*WHAT YOU NEED TO DO*
Exact reproduction of all the data is needed.

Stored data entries
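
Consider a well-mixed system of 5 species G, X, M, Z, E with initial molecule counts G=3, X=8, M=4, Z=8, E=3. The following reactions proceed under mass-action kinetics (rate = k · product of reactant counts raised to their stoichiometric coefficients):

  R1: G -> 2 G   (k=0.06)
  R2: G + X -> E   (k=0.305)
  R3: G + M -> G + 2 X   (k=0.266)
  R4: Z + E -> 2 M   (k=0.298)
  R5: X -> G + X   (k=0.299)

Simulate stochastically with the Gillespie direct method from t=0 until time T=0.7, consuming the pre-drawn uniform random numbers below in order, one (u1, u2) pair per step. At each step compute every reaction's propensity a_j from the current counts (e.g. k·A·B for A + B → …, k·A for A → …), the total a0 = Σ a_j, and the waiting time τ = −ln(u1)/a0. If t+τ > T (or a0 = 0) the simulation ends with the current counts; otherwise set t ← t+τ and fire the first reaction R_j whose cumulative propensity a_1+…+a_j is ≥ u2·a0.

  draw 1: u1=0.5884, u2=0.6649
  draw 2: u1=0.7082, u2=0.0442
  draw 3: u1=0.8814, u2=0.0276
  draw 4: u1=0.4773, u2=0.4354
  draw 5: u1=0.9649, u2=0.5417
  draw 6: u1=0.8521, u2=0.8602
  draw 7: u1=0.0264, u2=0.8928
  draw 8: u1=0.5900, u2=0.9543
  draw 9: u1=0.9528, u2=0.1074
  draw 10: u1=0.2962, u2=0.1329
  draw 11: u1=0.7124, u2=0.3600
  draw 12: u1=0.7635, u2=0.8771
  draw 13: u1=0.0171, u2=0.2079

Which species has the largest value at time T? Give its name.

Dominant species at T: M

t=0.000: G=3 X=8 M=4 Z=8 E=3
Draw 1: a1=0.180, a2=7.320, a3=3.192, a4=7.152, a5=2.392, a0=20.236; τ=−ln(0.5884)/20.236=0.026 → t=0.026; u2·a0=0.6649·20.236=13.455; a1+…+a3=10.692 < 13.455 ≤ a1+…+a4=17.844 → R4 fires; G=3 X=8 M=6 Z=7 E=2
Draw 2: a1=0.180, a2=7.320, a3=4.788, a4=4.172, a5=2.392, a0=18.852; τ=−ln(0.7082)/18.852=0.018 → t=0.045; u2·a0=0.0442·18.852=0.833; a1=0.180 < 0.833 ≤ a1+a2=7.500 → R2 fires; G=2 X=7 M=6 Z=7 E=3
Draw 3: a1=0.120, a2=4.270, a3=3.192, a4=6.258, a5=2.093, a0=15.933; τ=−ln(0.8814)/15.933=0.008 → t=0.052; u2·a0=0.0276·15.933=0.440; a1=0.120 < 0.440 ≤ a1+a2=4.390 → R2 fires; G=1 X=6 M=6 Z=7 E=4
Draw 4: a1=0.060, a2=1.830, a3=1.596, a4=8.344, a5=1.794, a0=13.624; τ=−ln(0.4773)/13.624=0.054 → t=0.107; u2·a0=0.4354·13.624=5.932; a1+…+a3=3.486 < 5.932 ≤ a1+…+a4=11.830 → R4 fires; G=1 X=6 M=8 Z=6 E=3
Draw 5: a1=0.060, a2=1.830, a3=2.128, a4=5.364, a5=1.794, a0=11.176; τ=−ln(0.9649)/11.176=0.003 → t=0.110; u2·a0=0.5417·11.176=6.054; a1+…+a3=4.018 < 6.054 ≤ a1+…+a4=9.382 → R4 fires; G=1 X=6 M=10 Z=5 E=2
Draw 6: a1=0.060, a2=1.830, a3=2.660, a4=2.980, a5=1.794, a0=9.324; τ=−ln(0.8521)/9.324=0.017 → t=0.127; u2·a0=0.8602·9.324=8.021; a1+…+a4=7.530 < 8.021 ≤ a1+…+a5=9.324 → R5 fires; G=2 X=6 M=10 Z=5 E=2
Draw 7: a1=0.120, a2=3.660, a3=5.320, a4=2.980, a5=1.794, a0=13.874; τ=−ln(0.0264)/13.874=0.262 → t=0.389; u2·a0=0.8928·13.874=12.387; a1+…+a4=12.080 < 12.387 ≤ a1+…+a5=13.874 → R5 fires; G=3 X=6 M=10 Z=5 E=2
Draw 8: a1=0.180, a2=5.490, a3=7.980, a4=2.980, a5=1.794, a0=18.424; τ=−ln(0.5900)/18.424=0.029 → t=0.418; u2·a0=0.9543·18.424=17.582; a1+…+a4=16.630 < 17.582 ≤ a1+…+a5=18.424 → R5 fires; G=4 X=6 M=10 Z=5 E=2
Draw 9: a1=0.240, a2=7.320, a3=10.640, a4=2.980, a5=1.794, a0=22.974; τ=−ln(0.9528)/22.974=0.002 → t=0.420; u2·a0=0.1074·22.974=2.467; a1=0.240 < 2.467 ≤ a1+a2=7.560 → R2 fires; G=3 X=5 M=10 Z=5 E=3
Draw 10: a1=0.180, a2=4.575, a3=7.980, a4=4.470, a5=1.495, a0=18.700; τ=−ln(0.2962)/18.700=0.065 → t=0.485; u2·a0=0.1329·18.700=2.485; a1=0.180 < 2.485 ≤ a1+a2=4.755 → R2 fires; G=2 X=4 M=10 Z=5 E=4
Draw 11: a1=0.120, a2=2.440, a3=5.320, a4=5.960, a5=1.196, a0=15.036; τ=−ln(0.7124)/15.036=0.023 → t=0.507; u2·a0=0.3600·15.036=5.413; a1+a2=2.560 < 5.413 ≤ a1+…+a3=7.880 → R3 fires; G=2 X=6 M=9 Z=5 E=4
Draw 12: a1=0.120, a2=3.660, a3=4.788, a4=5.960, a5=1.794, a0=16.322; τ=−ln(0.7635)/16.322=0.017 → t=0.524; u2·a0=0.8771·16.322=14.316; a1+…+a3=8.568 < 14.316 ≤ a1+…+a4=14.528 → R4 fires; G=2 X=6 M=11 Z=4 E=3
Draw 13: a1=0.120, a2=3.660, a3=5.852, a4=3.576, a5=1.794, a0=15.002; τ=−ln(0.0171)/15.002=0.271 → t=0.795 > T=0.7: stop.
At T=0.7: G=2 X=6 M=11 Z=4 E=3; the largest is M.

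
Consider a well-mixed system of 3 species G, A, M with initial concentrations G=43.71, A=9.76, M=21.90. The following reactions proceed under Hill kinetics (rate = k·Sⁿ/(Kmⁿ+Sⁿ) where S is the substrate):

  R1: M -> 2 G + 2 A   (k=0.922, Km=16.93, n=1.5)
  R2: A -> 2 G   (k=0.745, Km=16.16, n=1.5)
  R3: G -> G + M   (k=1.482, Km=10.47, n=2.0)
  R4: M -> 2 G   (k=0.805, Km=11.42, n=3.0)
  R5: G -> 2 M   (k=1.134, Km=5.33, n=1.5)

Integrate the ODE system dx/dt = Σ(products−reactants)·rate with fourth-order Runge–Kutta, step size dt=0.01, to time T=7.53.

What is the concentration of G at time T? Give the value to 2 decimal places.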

*RESPONSE TO THE EXERCISE*
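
Consider a well-mixed system of 5 species G, X, M, Z, E with initial molecule counts G=3, X=8, M=4, Z=8, E=3. The following reactions proceed under mass-action kinetics (rate = k · product of reactant counts raised to their stoichiometric coefficients):

  R1: G -> 2 G   (k=0.06)
  R2: G + X -> E   (k=0.305)
  R3: G + M -> G + 2 X   (k=0.266)
  R4: Z + E -> 2 M   (k=0.298)
  R5: X -> G + X   (k=0.299)

Simulate stochastically with the Gillespie direct method from t=0 until time T=0.7, consuming the pre-drawn uniform random numbers below in order, one (u1, u2) pair per step. At each step compute every reaction's propensity a_j from the current counts (e.g. k·A·B for A + B → …, k·A for A → …), the total a0 = Σ a_j, and the waiting time τ = −ln(u1)/a0. If t+τ > T (or a0 = 0) the simulation ends with the current counts; otherwise set t ← t+τ and fire the first reaction R_j whose cumulative propensity a_1+…+a_j is ≥ u2·a0.

  draw 1: u1=0.5884, u2=0.6649
  draw 2: u1=0.7082, u2=0.0442
  draw 3: u1=0.8814, u2=0.0276
  draw 4: u1=0.4773, u2=0.4354
  draw 5: u1=0.9649, u2=0.5417
  draw 6: u1=0.8521, u2=0.8602
  draw 7: u1=0.0264, u2=0.8928
  draw 8: u1=0.5900, u2=0.9543
  draw 9: u1=0.9528, u2=0.1074
  draw 10: u1=0.2962, u2=0.1329
  draw 11: u1=0.7124, u2=0.3600
  draw 12: u1=0.7635, u2=0.8771
  draw 13: u1=0.0171, u2=0.2079

Which species has the largest value at time T? Give its name.

Dominant species at T: M

t=0.000: G=3 X=8 M=4 Z=8 E=3
Draw 1: a1=0.180, a2=7.320, a3=3.192, a4=7.152, a5=2.392, a0=20.236; τ=−ln(0.5884)/20.236=0.026 → t=0.026; u2·a0=0.6649·20.236=13.455; a1+…+a3=10.692 < 13.455 ≤ a1+…+a4=17.844 → R4 fires; G=3 X=8 M=6 Z=7 E=2
Draw 2: a1=0.180, a2=7.320, a3=4.788, a4=4.172, a5=2.392, a0=18.852; τ=−ln(0.7082)/18.852=0.018 → t=0.045; u2·a0=0.0442·18.852=0.833; a1=0.180 < 0.833 ≤ a1+a2=7.500 → R2 fires; G=2 X=7 M=6 Z=7 E=3
Draw 3: a1=0.120, a2=4.270, a3=3.192, a4=6.258, a5=2.093, a0=15.933; τ=−ln(0.8814)/15.933=0.008 → t=0.052; u2·a0=0.0276·15.933=0.440; a1=0.120 < 0.440 ≤ a1+a2=4.390 → R2 fires; G=1 X=6 M=6 Z=7 E=4
Draw 4: a1=0.060, a2=1.830, a3=1.596, a4=8.344, a5=1.794, a0=13.624; τ=−ln(0.4773)/13.624=0.054 → t=0.107; u2·a0=0.4354·13.624=5.932; a1+…+a3=3.486 < 5.932 ≤ a1+…+a4=11.830 → R4 fires; G=1 X=6 M=8 Z=6 E=3
Draw 5: a1=0.060, a2=1.830, a3=2.128, a4=5.364, a5=1.794, a0=11.176; τ=−ln(0.9649)/11.176=0.003 → t=0.110; u2·a0=0.5417·11.176=6.054; a1+…+a3=4.018 < 6.054 ≤ a1+…+a4=9.382 → R4 fires; G=1 X=6 M=10 Z=5 E=2
Draw 6: a1=0.060, a2=1.830, a3=2.660, a4=2.980, a5=1.794, a0=9.324; τ=−ln(0.8521)/9.324=0.017 → t=0.127; u2·a0=0.8602·9.324=8.021; a1+…+a4=7.530 < 8.021 ≤ a1+…+a5=9.324 → R5 fires; G=2 X=6 M=10 Z=5 E=2
Draw 7: a1=0.120, a2=3.660, a3=5.320, a4=2.980, a5=1.794, a0=13.874; τ=−ln(0.0264)/13.874=0.262 → t=0.389; u2·a0=0.8928·13.874=12.387; a1+…+a4=12.080 < 12.387 ≤ a1+…+a5=13.874 → R5 fires; G=3 X=6 M=10 Z=5 E=2
Draw 8: a1=0.180, a2=5.490, a3=7.980, a4=2.980, a5=1.794, a0=18.424; τ=−ln(0.5900)/18.424=0.029 → t=0.418; u2·a0=0.9543·18.424=17.582; a1+…+a4=16.630 < 17.582 ≤ a1+…+a5=18.424 → R5 fires; G=4 X=6 M=10 Z=5 E=2
Draw 9: a1=0.240, a2=7.320, a3=10.640, a4=2.980, a5=1.794, a0=22.974; τ=−ln(0.9528)/22.974=0.002 → t=0.420; u2·a0=0.1074·22.974=2.467; a1=0.240 < 2.467 ≤ a1+a2=7.560 → R2 fires; G=3 X=5 M=10 Z=5 E=3
Draw 10: a1=0.180, a2=4.575, a3=7.980, a4=4.470, a5=1.495, a0=18.700; τ=−ln(0.2962)/18.700=0.065 → t=0.485; u2·a0=0.1329·18.700=2.485; a1=0.180 < 2.485 ≤ a1+a2=4.755 → R2 fires; G=2 X=4 M=10 Z=5 E=4
Draw 11: a1=0.120, a2=2.440, a3=5.320, a4=5.960, a5=1.196, a0=15.036; τ=−ln(0.7124)/15.036=0.023 → t=0.507; u2·a0=0.3600·15.036=5.413; a1+a2=2.560 < 5.413 ≤ a1+…+a3=7.880 → R3 fires; G=2 X=6 M=9 Z=5 E=4
Draw 12: a1=0.120, a2=3.660, a3=4.788, a4=5.960, a5=1.794, a0=16.322; τ=−ln(0.7635)/16.322=0.017 → t=0.524; u2·a0=0.8771·16.322=14.316; a1+…+a3=8.568 < 14.316 ≤ a1+…+a4=14.528 → R4 fires; G=2 X=6 M=11 Z=4 E=3
Draw 13: a1=0.120, a2=3.660, a3=5.852, a4=3.576, a5=1.794, a0=15.002; τ=−ln(0.0171)/15.002=0.271 → t=0.795 > T=0.7: stop.
At T=0.7: G=2 X=6 M=11 Z=4 E=3; the largest is M.

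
Consider a well-mixed system of 3 species G, A, M with initial concentrations G=43.71, A=9.76, M=21.90. The following reactions proceed under Hill kinetics (rate = k·Sⁿ/(Kmⁿ+Sⁿ) where S is the substrate):

  R1: M -> 2 G + 2 A   (k=0.922, Km=16.93, n=1.5)
  R2: A -> 2 G   (k=0.745, Km=16.16, n=1.5)
  R3: G -> G + M   (k=1.482, Km=10.47, n=2.0)
  R4: M -> 2 G   (k=0.805, Km=11.42, n=3.0)
  R5: G -> 2 M   (k=1.134, Km=5.33, n=1.5)

Integrate the ODE system dx/dt = Σ(products−reactants)·rate with fourth-order Runge–Kutta, step size dt=0.01, to time T=7.53.

What is the concentration of G at time T? Give the value to 2 decimal places.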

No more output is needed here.